▶ _What is required_
Word for word, transcribe the data below from the line with "Sample Y (from G): [22, 23, 36, 38]" to the line with "0.05. Report the U", keeping both of those lines.
· · · ·
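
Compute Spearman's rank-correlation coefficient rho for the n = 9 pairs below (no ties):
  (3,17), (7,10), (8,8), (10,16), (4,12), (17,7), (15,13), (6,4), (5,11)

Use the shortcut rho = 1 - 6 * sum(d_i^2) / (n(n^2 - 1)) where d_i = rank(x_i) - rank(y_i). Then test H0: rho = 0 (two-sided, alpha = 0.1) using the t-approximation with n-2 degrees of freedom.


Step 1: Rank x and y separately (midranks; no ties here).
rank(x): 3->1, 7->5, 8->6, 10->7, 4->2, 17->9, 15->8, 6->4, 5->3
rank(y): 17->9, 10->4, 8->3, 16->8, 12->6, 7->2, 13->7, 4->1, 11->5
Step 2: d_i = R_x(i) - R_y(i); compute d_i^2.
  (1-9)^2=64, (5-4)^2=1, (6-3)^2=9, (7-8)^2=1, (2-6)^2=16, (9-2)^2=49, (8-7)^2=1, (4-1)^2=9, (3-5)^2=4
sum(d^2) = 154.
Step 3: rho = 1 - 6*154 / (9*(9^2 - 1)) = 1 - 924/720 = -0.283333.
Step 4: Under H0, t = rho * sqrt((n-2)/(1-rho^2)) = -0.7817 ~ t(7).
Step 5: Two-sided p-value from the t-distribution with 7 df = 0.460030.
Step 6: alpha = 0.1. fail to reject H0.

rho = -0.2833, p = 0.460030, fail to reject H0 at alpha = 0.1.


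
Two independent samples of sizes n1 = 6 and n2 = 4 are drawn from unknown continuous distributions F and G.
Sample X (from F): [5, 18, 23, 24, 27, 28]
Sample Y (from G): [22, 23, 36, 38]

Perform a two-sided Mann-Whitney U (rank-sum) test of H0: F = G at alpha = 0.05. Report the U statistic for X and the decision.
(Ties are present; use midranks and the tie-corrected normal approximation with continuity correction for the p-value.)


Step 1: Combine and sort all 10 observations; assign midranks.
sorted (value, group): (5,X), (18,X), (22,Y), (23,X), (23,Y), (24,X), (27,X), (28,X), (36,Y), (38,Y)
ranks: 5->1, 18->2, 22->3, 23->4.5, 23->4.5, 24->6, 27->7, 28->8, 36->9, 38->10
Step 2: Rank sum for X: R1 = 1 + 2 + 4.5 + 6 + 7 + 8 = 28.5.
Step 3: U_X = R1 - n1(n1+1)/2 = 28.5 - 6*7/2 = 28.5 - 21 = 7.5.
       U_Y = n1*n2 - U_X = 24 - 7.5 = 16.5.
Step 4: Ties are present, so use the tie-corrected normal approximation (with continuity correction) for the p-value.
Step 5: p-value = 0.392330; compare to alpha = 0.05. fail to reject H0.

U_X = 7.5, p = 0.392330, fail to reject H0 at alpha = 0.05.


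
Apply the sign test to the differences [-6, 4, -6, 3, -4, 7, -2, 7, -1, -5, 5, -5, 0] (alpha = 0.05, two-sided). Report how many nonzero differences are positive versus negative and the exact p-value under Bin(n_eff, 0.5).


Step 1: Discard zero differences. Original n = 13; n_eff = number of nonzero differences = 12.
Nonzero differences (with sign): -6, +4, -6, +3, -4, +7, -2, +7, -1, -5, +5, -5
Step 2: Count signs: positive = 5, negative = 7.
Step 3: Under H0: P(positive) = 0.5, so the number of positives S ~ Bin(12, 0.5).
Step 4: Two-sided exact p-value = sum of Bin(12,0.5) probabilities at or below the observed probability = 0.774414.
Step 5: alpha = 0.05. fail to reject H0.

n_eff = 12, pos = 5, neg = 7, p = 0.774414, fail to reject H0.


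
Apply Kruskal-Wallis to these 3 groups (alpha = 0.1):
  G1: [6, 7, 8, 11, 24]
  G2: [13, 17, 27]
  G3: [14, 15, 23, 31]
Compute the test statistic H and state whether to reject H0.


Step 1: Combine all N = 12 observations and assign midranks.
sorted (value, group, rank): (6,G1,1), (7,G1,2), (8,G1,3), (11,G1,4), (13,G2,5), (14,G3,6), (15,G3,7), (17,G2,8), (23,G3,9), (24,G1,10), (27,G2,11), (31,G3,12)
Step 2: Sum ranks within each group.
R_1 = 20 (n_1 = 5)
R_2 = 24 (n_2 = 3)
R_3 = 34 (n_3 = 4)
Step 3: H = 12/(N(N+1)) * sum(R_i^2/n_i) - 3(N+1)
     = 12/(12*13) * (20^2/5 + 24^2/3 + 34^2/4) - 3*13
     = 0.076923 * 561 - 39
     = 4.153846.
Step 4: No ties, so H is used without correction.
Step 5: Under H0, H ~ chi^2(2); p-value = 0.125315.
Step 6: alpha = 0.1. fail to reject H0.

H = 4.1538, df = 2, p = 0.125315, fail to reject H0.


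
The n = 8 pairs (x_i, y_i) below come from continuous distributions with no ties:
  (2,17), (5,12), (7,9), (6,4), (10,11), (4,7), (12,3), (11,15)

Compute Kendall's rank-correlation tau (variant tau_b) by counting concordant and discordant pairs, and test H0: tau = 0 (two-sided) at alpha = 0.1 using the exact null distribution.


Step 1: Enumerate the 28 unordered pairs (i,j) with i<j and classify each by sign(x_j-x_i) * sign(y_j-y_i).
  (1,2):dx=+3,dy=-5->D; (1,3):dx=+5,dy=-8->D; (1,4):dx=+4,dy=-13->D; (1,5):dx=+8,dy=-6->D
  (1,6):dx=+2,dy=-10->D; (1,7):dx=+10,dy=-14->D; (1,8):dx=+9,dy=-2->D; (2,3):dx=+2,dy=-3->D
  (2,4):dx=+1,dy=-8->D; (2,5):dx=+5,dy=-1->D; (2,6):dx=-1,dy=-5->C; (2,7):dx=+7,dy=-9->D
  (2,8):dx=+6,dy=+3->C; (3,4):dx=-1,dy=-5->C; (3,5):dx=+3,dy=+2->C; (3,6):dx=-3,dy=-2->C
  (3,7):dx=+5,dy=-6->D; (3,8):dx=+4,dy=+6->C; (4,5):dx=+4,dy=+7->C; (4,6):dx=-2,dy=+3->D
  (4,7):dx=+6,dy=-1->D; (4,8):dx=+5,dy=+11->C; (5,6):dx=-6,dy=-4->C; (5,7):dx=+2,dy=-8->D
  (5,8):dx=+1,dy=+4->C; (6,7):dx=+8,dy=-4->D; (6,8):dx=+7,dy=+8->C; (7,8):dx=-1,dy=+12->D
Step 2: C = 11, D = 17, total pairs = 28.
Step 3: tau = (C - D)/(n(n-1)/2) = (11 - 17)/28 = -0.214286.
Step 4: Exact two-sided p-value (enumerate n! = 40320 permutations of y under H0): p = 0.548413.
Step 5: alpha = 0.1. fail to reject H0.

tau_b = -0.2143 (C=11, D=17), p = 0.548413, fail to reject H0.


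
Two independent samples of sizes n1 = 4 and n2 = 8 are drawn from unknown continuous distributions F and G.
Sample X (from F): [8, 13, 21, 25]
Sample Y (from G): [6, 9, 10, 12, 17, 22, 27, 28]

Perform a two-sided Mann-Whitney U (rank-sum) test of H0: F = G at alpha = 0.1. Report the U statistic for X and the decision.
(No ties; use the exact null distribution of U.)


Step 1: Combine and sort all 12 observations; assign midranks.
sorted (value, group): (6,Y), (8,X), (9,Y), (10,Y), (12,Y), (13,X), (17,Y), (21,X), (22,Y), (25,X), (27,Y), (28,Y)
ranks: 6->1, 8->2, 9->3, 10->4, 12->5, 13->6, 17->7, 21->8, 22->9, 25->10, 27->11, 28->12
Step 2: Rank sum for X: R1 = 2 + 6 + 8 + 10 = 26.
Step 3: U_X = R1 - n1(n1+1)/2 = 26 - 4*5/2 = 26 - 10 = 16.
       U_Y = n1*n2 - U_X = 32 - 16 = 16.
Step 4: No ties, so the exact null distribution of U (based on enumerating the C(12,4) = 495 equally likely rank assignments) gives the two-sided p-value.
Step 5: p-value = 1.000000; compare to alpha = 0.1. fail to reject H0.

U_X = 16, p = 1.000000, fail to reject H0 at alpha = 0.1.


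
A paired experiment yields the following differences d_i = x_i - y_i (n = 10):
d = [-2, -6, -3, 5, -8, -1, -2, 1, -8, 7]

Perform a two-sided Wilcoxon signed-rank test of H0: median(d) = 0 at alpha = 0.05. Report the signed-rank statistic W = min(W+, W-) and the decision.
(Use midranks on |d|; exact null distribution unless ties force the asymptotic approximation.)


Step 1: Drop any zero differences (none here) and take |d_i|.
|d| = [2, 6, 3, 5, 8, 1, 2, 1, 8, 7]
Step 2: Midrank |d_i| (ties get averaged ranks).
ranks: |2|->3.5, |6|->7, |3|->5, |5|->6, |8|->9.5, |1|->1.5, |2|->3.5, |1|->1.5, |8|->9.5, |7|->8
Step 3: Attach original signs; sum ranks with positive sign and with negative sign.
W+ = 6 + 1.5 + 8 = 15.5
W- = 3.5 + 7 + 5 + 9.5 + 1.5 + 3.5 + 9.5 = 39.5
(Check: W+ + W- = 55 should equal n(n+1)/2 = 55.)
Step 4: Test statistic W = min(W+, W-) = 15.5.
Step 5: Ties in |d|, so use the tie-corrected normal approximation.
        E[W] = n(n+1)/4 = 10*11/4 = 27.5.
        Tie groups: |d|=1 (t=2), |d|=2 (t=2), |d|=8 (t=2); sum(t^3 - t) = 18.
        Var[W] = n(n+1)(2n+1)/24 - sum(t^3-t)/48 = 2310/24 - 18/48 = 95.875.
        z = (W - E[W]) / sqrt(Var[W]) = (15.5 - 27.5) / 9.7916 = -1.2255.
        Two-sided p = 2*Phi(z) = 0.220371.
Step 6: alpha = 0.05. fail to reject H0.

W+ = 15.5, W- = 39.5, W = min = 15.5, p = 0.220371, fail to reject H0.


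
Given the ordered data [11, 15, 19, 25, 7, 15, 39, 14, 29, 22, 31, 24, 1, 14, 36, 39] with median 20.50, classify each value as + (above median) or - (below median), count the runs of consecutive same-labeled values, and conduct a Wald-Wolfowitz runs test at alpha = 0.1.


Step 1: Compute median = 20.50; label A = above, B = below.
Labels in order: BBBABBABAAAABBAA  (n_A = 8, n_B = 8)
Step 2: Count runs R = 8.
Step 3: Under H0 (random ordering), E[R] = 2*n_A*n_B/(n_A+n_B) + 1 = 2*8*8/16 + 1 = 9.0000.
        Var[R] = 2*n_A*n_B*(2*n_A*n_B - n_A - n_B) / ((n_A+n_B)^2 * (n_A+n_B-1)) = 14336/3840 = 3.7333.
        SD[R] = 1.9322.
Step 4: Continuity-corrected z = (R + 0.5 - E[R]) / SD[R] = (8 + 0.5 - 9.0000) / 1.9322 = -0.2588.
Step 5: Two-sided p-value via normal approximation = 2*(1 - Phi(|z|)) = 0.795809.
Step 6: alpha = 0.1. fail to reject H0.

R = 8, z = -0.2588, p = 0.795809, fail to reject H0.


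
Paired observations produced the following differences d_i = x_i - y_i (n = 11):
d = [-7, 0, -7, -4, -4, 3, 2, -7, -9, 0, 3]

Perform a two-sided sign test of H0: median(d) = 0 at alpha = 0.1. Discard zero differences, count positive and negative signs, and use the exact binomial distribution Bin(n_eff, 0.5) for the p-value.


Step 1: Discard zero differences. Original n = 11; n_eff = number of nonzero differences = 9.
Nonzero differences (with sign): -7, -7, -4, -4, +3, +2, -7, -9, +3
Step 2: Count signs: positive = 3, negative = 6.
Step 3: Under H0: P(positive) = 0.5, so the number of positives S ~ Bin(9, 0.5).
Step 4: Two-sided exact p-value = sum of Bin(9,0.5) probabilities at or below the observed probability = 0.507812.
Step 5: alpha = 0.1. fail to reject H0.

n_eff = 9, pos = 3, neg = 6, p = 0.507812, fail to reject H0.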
· · · ·
▶ _Answer space_
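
Sample Y (from G): [22, 23, 36, 38]

Perform a two-sided Mann-Whitney U (rank-sum) test of H0: F = G at alpha = 0.05. Report the U statistic for X and the decision.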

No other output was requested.